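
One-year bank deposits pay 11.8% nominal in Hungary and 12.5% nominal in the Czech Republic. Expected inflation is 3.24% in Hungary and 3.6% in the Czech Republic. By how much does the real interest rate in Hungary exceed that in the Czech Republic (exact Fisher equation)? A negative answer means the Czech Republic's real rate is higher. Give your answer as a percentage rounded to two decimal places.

-0.30%

Hungary: (1 + 0.1180)/(1 + 0.0324) − 1 = 8.2914%
The Czech Republic: (1 + 0.1250)/(1 + 0.0360) − 1 = 8.5907%
Differential = 8.2914% − 8.5907% = -0.2994% → -0.30%.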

* * * *

> [Activity] Reproduce every line of the data without changing a word.

> [Answer to the exercise]
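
One-year bank deposits pay 11.8% nominal in Hungary and 12.5% nominal in the Czech Republic. Expected inflation is 3.24% in Hungary and 3.6% in the Czech Republic. By how much does the real interest rate in Hungary exceed that in the Czech Republic (exact Fisher equation)? A negative answer means the Czech Republic's real rate is higher. Give your answer as a percentage rounded to two decimal places.

-0.30%

Hungary: (1 + 0.1180)/(1 + 0.0324) − 1 = 8.2914%
The Czech Republic: (1 + 0.1250)/(1 + 0.0360) − 1 = 8.5907%
Differential = 8.2914% − 8.5907% = -0.2994% → -0.30%.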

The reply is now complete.